:: Your objective ::
Below are the entries; return exactly the line with "How many times does the" and every later line, without anything else.

:: Task data ::
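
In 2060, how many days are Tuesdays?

52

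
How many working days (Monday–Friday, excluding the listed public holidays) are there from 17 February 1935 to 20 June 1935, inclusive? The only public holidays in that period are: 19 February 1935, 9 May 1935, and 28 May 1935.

86

17 February 1935 is a Sunday.
From 17 February 1935 to 20 June 1935 is 124 days inclusive.
124 = 7 × 17 + 5, so there are 17 full weeks plus 5 extra days.
Each full week contributes 5 weekdays (Mon–Fri): 17 × 5 = 85.
The 5 extra days are Sun, Mon, Tue, Wed, Thu — 4 of them qualify.
Total: 85 + 4 = 89.
Holidays: 19 February 1935 (Tue); 9 May 1935 (Thu); 28 May 1935 (Tue).
All 3 holidays fall on weekdays, so subtract 3.
Business days: 89 − 3 = 86.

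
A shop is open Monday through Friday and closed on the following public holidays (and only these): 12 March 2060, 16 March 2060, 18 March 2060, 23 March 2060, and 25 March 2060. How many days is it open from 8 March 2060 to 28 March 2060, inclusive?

10 working days

8 March 2060 is a Monday.
From 8 March 2060 to 28 March 2060 is 21 days inclusive.
21 = 7 × 3, so the span is exactly 3 full weeks.
Each full week contributes 5 weekdays (Mon–Fri): 3 × 5 = 15.
Total: 15.
Holidays: 12 March 2060 (Fri); 16 March 2060 (Tue); 18 March 2060 (Thu); 23 March 2060 (Tue); 25 March 2060 (Thu).
All 5 holidays fall on weekdays, so subtract 5.
Business days: 15 − 5 = 10.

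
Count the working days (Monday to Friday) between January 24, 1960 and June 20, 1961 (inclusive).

January 24, 1960 is a Sunday.
That's 514 days from start to end, counting both.
514 = 7 × 73 + 3, so there are 73 full weeks plus 3 extra days.
Each full week contributes 5 weekdays (Mon–Fri): 73 × 5 = 365.
The 3 extra days are Sun, Mon, Tue — 2 of them qualify.
Total: 365 + 2 = 367.

367 weekdays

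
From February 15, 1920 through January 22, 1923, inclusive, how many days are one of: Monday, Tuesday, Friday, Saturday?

613

February 15, 1920 is a Sunday.
That's 1073 days from start to end, counting both.
1073 = 7 × 153 + 2, so there are 153 full weeks plus 2 extra days.
Each full week contributes 4 days from the set (Mon, Tue, Fri, Sat): 153 × 4 = 612.
The 2 extra days are Sunday, Monday — 1 of them qualifies.
Total: 612 + 1 = 613.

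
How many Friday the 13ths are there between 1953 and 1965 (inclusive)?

24

Friday-the-13ths by year:
1953: Feb, Mar, Nov
1954: Aug
1955: May
1956: Jan, Apr, Jul
1957: Sep, Dec
1958: Jun
1959: Feb, Mar, Nov
1960: May
1961: Jan, Oct
1962: Apr, Jul
1963: Sep, Dec
1964: Mar, Nov
1965: Aug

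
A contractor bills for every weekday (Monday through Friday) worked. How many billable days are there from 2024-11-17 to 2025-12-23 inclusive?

2024-11-17 is a Sunday.
That's 402 days from start to end, counting both.
402 = 7 × 57 + 3, so there are 57 full weeks plus 3 extra days.
Each full week contributes 5 weekdays (Mon–Fri): 57 × 5 = 285.
The 3 extra days are Sunday, Monday, Tuesday — 2 of them qualify.
Total: 285 + 2 = 287.

287 weekdays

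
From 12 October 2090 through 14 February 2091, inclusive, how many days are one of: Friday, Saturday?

12 October 2090 is a Thursday.
That's 126 days from start to end, counting both.
126 = 7 × 18, so the span is exactly 18 full weeks.
Each full week contributes 2 days from the set (Fri, Sat): 18 × 2 = 36.

36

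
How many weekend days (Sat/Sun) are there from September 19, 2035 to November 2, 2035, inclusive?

September 19, 2035 is a Wednesday.
From September 19, 2035 to November 2, 2035 is 45 days inclusive.
45 = 7 × 6 + 3, so there are 6 full weeks plus 3 extra days.
Each full week contributes 2 weekend days (Sat, Sun): 6 × 2 = 12.
The 3 extra days are Wed, Thu, Fri — none qualify.
Total: 12 + 0 = 12.

12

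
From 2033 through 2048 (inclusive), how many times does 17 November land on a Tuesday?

3

Day of week of November 17 in each year:
2033: Thu, 2034: Fri, 2035: Sat, 2036: Mon, 2037: Tue ✓, 2038: Wed, 2039: Thu, 2040: Sat, 2041: Sun, 2042: Mon, 2043: Tue ✓, 2044: Thu, 2045: Fri, 2046: Sat, 2047: Sun, 2048: Tue ✓
Tuesdays: 2037, 2043, 2048.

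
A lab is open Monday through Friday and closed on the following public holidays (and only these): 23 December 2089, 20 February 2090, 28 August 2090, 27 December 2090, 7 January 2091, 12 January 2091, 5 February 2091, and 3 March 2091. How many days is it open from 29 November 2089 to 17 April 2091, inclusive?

355 business days

29 November 2089 is a Tuesday.
That's 505 days from start to end, counting both.
505 = 7 × 72 + 1, so there are 72 full weeks plus 1 extra day.
Each full week contributes 5 weekdays (Mon–Fri): 72 × 5 = 360.
The 1 extra day is Tue — 1 of them qualifies.
Total: 360 + 1 = 361.
Holidays: 23 December 2089 (Fri); 20 February 2090 (Mon); 28 August 2090 (Mon); 27 December 2090 (Wed); 7 January 2091 (Sun); 12 January 2091 (Fri); 5 February 2091 (Mon); 3 March 2091 (Sat).
6 of the 8 holidays fall on weekdays; the rest are weekends and were already excluded.
Business days: 361 − 6 = 355.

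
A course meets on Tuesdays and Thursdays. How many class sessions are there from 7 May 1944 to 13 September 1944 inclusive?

7 May 1944 is a Sunday.
The range spans 130 days (inclusive of both endpoints).
130 = 7 × 18 + 4, so there are 18 full weeks plus 4 extra days.
Each full week contributes 2 days from the set (Tue, Thu): 18 × 2 = 36.
The 4 extra days are Sunday, Monday, Tuesday, Wednesday — 1 of them qualifies.
Total: 36 + 1 = 37.

37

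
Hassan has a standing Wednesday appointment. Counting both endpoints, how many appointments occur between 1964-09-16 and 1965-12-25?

67

1964-09-16 is a Wednesday.
From 1964-09-16 to 1965-12-25 is 466 days inclusive.
466 = 7 × 66 + 4, so there are 66 full weeks plus 4 extra days.
Each full week contributes one Wednesday: 66 so far.
The 4 extra days are Wednesday, Thursday, Friday, Saturday — 1 of them qualifies.
Total: 66 + 1 = 67.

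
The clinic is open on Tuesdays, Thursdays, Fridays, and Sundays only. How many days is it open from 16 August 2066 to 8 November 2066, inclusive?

16 August 2066 is a Monday.
The range spans 85 days (inclusive of both endpoints).
85 = 7 × 12 + 1, so there are 12 full weeks plus 1 extra day.
Each full week contributes 4 days from the set (Tue, Thu, Fri, Sun): 12 × 4 = 48.
The 1 extra day is Monday — none qualify.
Total: 48 + 0 = 48.

48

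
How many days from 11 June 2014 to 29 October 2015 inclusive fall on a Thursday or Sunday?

145

11 June 2014 is a Wednesday.
From 11 June 2014 to 29 October 2015 is 506 days inclusive.
506 = 7 × 72 + 2, so there are 72 full weeks plus 2 extra days.
Each full week contributes 2 days from the set (Thu, Sun): 72 × 2 = 144.
The 2 extra days are Wed, Thu — 1 of them qualifies.
Total: 144 + 1 = 145.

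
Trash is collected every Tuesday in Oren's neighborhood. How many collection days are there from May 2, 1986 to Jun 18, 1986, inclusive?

7 Tuesdays

May 2, 1986 is a Friday.
From May 2, 1986 to Jun 18, 1986 is 48 days inclusive.
48 = 7 × 6 + 6, so there are 6 full weeks plus 6 extra days.
Each full week contributes one Tuesday: 6 so far.
The 6 extra days are Friday, Saturday, Sunday, Monday, Tuesday, Wednesday — 1 of them qualifies.
Total: 6 + 1 = 7.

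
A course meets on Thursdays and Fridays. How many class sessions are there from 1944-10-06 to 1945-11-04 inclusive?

113

1944-10-06 is a Friday.
That's 395 days from start to end, counting both.
395 = 7 × 56 + 3, so there are 56 full weeks plus 3 extra days.
Each full week contributes 2 days from the set (Thu, Fri): 56 × 2 = 112.
The 3 extra days are Fri, Sat, Sun — 1 of them qualifies.
Total: 112 + 1 = 113.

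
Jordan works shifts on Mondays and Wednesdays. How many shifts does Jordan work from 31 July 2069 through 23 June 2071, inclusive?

31 July 2069 is a Wednesday.
The range spans 693 days (inclusive of both endpoints).
693 = 7 × 99, so the span is exactly 99 full weeks.
Each full week contributes 2 days from the set (Mon, Wed): 99 × 2 = 198.
Total: 198.

198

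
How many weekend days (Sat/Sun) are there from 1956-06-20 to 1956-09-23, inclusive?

28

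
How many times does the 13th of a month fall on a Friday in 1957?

2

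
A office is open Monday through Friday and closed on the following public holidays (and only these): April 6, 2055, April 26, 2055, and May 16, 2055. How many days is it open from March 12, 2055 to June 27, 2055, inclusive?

74

March 12, 2055 is a Friday.
From March 12, 2055 to June 27, 2055 is 108 days inclusive.
108 = 7 × 15 + 3, so there are 15 full weeks plus 3 extra days.
Each full week contributes 5 weekdays (Mon–Fri): 15 × 5 = 75.
The 3 extra days are Fri, Sat, Sun — 1 of them qualifies.
Total: 75 + 1 = 76.
Holidays: April 6, 2055 (Tue); April 26, 2055 (Mon); May 16, 2055 (Sun).
2 of the 3 holidays fall on weekdays; the rest are weekends and were already excluded.
Business days: 76 − 2 = 74.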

:: Task response ::
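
How many times does the 13th of a month fall on a Friday in 1957?

2

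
A office is open Monday through Friday and closed on the following public holidays (and only these): April 6, 2055, April 26, 2055, and May 16, 2055. How many days is it open from March 12, 2055 to June 27, 2055, inclusive?

74

March 12, 2055 is a Friday.
From March 12, 2055 to June 27, 2055 is 108 days inclusive.
108 = 7 × 15 + 3, so there are 15 full weeks plus 3 extra days.
Each full week contributes 5 weekdays (Mon–Fri): 15 × 5 = 75.
The 3 extra days are Fri, Sat, Sun — 1 of them qualifies.
Total: 75 + 1 = 76.
Holidays: April 6, 2055 (Tue); April 26, 2055 (Mon); May 16, 2055 (Sun).
2 of the 3 holidays fall on weekdays; the rest are weekends and were already excluded.
Business days: 76 − 2 = 74.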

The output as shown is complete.